Information given:
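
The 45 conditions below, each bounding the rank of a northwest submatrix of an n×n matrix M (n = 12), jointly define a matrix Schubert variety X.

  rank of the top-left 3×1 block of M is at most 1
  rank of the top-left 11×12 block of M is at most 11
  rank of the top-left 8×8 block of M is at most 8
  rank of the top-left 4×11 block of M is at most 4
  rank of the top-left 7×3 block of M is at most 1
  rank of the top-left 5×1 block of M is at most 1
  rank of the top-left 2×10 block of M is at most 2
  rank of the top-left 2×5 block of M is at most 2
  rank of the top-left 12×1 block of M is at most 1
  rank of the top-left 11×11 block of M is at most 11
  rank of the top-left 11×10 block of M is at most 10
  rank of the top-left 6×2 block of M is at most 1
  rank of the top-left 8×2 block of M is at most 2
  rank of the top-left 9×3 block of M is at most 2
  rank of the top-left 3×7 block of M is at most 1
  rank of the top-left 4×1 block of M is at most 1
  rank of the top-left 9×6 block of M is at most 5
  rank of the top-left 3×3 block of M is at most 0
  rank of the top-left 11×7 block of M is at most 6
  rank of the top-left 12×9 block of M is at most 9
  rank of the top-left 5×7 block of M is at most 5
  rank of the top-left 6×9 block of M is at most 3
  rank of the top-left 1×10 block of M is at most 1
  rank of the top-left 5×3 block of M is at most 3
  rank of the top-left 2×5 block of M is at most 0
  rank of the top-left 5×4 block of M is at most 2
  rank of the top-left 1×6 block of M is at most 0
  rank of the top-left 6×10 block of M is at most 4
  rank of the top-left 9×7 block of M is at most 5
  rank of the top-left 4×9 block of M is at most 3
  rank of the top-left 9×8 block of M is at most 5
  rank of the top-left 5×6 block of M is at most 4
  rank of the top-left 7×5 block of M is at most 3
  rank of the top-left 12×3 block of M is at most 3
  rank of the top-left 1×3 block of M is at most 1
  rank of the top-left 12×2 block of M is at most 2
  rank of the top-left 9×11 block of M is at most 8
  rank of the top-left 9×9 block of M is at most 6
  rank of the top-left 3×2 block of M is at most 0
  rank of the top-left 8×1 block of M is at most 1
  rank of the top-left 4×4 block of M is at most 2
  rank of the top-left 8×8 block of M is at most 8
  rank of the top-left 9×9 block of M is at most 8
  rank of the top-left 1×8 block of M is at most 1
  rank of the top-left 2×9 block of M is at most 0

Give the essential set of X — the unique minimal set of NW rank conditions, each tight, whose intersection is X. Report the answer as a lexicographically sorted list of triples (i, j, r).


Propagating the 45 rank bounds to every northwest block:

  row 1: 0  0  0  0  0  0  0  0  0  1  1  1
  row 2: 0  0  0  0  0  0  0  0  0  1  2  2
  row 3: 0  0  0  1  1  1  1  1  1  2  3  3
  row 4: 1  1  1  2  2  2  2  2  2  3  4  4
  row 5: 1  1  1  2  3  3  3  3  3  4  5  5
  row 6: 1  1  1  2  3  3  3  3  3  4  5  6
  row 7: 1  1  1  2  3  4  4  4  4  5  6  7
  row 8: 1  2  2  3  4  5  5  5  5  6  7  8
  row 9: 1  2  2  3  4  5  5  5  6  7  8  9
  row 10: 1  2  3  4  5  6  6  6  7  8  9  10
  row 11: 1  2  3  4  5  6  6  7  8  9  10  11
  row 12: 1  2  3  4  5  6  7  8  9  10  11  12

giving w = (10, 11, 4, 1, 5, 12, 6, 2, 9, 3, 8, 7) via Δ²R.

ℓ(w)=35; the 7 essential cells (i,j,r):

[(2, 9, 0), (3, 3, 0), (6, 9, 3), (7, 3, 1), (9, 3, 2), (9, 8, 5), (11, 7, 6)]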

Exercise directions: From the listing above, output exactly the run of lines that starts with the line containing "rank of the top-left 12×1" and ends with the line containing "rank of the top-left 3×7".

Solution to this task:
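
  rank of the top-left 12×1 block of M is at most 1
  rank of the top-left 11×11 block of M is at most 11
  rank of the top-left 11×10 block of M is at most 10
  rank of the top-left 6×2 block of M is at most 1
  rank of the top-left 8×2 block of M is at most 2
  rank of the top-left 9×3 block of M is at most 2
  rank of the top-left 3×7 block of M is at most 1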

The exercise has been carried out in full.